* **Given entries**:
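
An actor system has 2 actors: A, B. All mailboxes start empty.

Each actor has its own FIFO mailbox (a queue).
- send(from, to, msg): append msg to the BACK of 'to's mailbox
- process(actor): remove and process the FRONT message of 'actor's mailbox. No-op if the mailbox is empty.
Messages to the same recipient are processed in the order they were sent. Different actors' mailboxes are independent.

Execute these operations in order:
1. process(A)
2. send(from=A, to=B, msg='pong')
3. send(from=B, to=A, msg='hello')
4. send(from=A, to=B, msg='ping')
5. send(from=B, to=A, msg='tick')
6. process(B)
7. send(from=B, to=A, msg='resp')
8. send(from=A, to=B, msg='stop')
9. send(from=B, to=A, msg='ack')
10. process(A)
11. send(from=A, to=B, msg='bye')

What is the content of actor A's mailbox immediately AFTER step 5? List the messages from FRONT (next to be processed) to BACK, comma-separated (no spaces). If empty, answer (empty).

After 1 (process(A)): A:[] B:[]
After 2 (send(from=A, to=B, msg='pong')): A:[] B:[pong]
After 3 (send(from=B, to=A, msg='hello')): A:[hello] B:[pong]
After 4 (send(from=A, to=B, msg='ping')): A:[hello] B:[pong,ping]
After 5 (send(from=B, to=A, msg='tick')): A:[hello,tick] B:[pong,ping]

hello,tick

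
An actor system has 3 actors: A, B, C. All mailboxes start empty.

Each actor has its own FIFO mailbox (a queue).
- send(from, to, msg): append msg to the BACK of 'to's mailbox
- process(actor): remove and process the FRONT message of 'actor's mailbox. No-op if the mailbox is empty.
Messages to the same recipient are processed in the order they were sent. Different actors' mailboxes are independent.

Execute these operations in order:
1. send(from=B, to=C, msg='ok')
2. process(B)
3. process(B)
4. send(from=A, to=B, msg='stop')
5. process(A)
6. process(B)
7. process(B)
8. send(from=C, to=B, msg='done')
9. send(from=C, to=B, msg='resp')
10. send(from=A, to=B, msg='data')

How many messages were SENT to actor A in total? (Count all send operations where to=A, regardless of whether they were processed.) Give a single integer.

After 1 (send(from=B, to=C, msg='ok')): A:[] B:[] C:[ok]
After 2 (process(B)): A:[] B:[] C:[ok]
After 3 (process(B)): A:[] B:[] C:[ok]
After 4 (send(from=A, to=B, msg='stop')): A:[] B:[stop] C:[ok]
After 5 (process(A)): A:[] B:[stop] C:[ok]
After 6 (process(B)): A:[] B:[] C:[ok]
After 7 (process(B)): A:[] B:[] C:[ok]
After 8 (send(from=C, to=B, msg='done')): A:[] B:[done] C:[ok]
After 9 (send(from=C, to=B, msg='resp')): A:[] B:[done,resp] C:[ok]
After 10 (send(from=A, to=B, msg='data')): A:[] B:[done,resp,data] C:[ok]

Answer: 0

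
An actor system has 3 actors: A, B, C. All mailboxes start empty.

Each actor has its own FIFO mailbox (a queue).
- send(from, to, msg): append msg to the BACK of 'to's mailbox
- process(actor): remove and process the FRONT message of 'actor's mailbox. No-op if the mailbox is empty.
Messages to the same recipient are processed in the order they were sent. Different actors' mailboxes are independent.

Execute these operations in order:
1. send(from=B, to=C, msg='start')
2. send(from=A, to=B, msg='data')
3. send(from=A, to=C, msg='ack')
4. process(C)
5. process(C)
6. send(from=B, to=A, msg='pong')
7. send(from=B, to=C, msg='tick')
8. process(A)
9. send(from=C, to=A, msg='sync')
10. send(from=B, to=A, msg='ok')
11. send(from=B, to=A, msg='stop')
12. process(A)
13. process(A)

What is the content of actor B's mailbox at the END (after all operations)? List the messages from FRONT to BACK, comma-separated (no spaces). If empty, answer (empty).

After 1 (send(from=B, to=C, msg='start')): A:[] B:[] C:[start]
After 2 (send(from=A, to=B, msg='data')): A:[] B:[data] C:[start]
After 3 (send(from=A, to=C, msg='ack')): A:[] B:[data] C:[start,ack]
After 4 (process(C)): A:[] B:[data] C:[ack]
After 5 (process(C)): A:[] B:[data] C:[]
After 6 (send(from=B, to=A, msg='pong')): A:[pong] B:[data] C:[]
After 7 (send(from=B, to=C, msg='tick')): A:[pong] B:[data] C:[tick]
After 8 (process(A)): A:[] B:[data] C:[tick]
After 9 (send(from=C, to=A, msg='sync')): A:[sync] B:[data] C:[tick]
After 10 (send(from=B, to=A, msg='ok')): A:[sync,ok] B:[data] C:[tick]
After 11 (send(from=B, to=A, msg='stop')): A:[sync,ok,stop] B:[data] C:[tick]
After 12 (process(A)): A:[ok,stop] B:[data] C:[tick]
After 13 (process(A)): A:[stop] B:[data] C:[tick]

Answer: data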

* **What this task involves**: Return, word for word, the lines of the data above from the line with "1. send(from=B, to=C, msg='start')" through the line with "13. process(A)", inclusive.

* **Exercise answer**:
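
1. send(from=B, to=C, msg='start')
2. send(from=A, to=B, msg='data')
3. send(from=A, to=C, msg='ack')
4. process(C)
5. process(C)
6. send(from=B, to=A, msg='pong')
7. send(from=B, to=C, msg='tick')
8. process(A)
9. send(from=C, to=A, msg='sync')
10. send(from=B, to=A, msg='ok')
11. send(from=B, to=A, msg='stop')
12. process(A)
13. process(A)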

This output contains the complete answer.